##### Exercise data #####

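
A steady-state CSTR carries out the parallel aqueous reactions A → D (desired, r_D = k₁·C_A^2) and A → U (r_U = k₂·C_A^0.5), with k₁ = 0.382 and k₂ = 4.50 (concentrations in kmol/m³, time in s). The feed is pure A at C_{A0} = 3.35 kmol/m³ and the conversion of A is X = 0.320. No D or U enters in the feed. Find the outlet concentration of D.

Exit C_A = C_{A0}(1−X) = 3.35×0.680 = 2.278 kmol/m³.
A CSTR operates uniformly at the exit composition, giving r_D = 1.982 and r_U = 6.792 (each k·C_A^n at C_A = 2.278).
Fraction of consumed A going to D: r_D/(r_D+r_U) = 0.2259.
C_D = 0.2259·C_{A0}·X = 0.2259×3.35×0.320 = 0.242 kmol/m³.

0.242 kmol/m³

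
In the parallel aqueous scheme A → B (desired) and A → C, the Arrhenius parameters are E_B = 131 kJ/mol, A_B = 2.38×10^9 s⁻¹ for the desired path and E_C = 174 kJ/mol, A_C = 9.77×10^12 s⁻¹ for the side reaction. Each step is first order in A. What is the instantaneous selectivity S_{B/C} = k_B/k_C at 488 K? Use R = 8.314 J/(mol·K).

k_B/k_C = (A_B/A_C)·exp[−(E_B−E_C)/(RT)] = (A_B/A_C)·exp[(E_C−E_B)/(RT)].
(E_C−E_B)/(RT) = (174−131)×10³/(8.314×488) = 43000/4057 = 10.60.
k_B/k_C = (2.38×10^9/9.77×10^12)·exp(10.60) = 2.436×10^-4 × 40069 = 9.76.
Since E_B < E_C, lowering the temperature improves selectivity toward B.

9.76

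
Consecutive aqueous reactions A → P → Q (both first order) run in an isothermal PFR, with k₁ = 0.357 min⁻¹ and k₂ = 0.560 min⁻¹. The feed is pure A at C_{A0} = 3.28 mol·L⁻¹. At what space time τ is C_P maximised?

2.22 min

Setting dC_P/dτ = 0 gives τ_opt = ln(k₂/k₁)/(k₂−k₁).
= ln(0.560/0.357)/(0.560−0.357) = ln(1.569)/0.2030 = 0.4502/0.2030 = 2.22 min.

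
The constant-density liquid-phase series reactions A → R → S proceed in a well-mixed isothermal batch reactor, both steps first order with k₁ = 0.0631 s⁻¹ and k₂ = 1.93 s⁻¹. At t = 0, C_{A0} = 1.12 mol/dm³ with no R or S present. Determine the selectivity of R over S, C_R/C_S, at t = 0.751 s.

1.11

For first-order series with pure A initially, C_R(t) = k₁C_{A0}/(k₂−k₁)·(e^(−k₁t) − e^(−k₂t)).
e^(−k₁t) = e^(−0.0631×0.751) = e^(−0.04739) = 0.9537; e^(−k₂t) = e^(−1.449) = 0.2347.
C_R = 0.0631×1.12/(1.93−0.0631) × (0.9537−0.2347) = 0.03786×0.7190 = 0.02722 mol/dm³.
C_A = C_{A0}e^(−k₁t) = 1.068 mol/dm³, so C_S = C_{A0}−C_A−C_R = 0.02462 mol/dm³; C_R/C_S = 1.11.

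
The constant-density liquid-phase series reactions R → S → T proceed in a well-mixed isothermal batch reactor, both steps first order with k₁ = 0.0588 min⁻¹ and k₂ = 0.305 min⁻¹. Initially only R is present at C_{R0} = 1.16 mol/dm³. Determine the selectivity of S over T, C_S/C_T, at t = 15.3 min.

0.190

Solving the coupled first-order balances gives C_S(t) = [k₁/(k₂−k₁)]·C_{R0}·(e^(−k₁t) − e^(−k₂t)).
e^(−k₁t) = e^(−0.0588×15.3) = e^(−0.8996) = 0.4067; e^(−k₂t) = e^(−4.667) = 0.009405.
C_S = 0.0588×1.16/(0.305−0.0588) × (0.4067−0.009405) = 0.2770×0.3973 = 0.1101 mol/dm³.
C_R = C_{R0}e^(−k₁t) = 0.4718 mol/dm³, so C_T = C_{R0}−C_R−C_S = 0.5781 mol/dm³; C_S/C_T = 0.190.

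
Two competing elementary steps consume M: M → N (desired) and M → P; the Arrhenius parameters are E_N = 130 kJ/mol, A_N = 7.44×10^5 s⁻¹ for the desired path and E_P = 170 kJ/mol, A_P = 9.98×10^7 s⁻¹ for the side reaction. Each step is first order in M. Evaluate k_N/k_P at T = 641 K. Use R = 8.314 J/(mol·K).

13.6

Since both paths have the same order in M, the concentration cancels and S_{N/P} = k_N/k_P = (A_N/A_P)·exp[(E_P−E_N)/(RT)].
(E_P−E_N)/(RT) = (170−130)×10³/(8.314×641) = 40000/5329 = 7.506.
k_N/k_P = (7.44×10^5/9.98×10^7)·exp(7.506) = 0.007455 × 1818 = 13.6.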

#####

▸ Directions for this task
The answer must be an exact copy of every record above.

▸ Output for this exercise
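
A steady-state CSTR carries out the parallel aqueous reactions A → D (desired, r_D = k₁·C_A^2) and A → U (r_U = k₂·C_A^0.5), with k₁ = 0.382 and k₂ = 4.50 (concentrations in kmol/m³, time in s). The feed is pure A at C_{A0} = 3.35 kmol/m³ and the conversion of A is X = 0.320. No D or U enters in the feed. Find the outlet concentration of D.

Exit C_A = C_{A0}(1−X) = 3.35×0.680 = 2.278 kmol/m³.
A CSTR operates uniformly at the exit composition, giving r_D = 1.982 and r_U = 6.792 (each k·C_A^n at C_A = 2.278).
Fraction of consumed A going to D: r_D/(r_D+r_U) = 0.2259.
C_D = 0.2259·C_{A0}·X = 0.2259×3.35×0.320 = 0.242 kmol/m³.

0.242 kmol/m³

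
In the parallel aqueous scheme A → B (desired) and A → C, the Arrhenius parameters are E_B = 131 kJ/mol, A_B = 2.38×10^9 s⁻¹ for the desired path and E_C = 174 kJ/mol, A_C = 9.77×10^12 s⁻¹ for the side reaction. Each step is first order in A. What is the instantaneous selectivity S_{B/C} = k_B/k_C at 488 K? Use R = 8.314 J/(mol·K).

k_B/k_C = (A_B/A_C)·exp[−(E_B−E_C)/(RT)] = (A_B/A_C)·exp[(E_C−E_B)/(RT)].
(E_C−E_B)/(RT) = (174−131)×10³/(8.314×488) = 43000/4057 = 10.60.
k_B/k_C = (2.38×10^9/9.77×10^12)·exp(10.60) = 2.436×10^-4 × 40069 = 9.76.
Since E_B < E_C, lowering the temperature improves selectivity toward B.

9.76

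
Consecutive aqueous reactions A → P → Q (both first order) run in an isothermal PFR, with k₁ = 0.357 min⁻¹ and k₂ = 0.560 min⁻¹. The feed is pure A at C_{A0} = 3.28 mol·L⁻¹. At what space time τ is C_P maximised?

2.22 min

Setting dC_P/dτ = 0 gives τ_opt = ln(k₂/k₁)/(k₂−k₁).
= ln(0.560/0.357)/(0.560−0.357) = ln(1.569)/0.2030 = 0.4502/0.2030 = 2.22 min.

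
The constant-density liquid-phase series reactions A → R → S proceed in a well-mixed isothermal batch reactor, both steps first order with k₁ = 0.0631 s⁻¹ and k₂ = 1.93 s⁻¹. At t = 0, C_{A0} = 1.12 mol/dm³ with no R or S present. Determine the selectivity of R over S, C_R/C_S, at t = 0.751 s.

1.11

For first-order series with pure A initially, C_R(t) = k₁C_{A0}/(k₂−k₁)·(e^(−k₁t) − e^(−k₂t)).
e^(−k₁t) = e^(−0.0631×0.751) = e^(−0.04739) = 0.9537; e^(−k₂t) = e^(−1.449) = 0.2347.
C_R = 0.0631×1.12/(1.93−0.0631) × (0.9537−0.2347) = 0.03786×0.7190 = 0.02722 mol/dm³.
C_A = C_{A0}e^(−k₁t) = 1.068 mol/dm³, so C_S = C_{A0}−C_A−C_R = 0.02462 mol/dm³; C_R/C_S = 1.11.

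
The constant-density liquid-phase series reactions R → S → T proceed in a well-mixed isothermal batch reactor, both steps first order with k₁ = 0.0588 min⁻¹ and k₂ = 0.305 min⁻¹. Initially only R is present at C_{R0} = 1.16 mol/dm³. Determine the selectivity of S over T, C_S/C_T, at t = 15.3 min.

0.190

Solving the coupled first-order balances gives C_S(t) = [k₁/(k₂−k₁)]·C_{R0}·(e^(−k₁t) − e^(−k₂t)).
e^(−k₁t) = e^(−0.0588×15.3) = e^(−0.8996) = 0.4067; e^(−k₂t) = e^(−4.667) = 0.009405.
C_S = 0.0588×1.16/(0.305−0.0588) × (0.4067−0.009405) = 0.2770×0.3973 = 0.1101 mol/dm³.
C_R = C_{R0}e^(−k₁t) = 0.4718 mol/dm³, so C_T = C_{R0}−C_R−C_S = 0.5781 mol/dm³; C_S/C_T = 0.190.

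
Two competing elementary steps consume M: M → N (desired) and M → P; the Arrhenius parameters are E_N = 130 kJ/mol, A_N = 7.44×10^5 s⁻¹ for the desired path and E_P = 170 kJ/mol, A_P = 9.98×10^7 s⁻¹ for the side reaction. Each step is first order in M. Evaluate k_N/k_P at T = 641 K. Use R = 8.314 J/(mol·K).

13.6

Since both paths have the same order in M, the concentration cancels and S_{N/P} = k_N/k_P = (A_N/A_P)·exp[(E_P−E_N)/(RT)].
(E_P−E_N)/(RT) = (170−130)×10³/(8.314×641) = 40000/5329 = 7.506.
k_N/k_P = (7.44×10^5/9.98×10^7)·exp(7.506) = 0.007455 × 1818 = 13.6.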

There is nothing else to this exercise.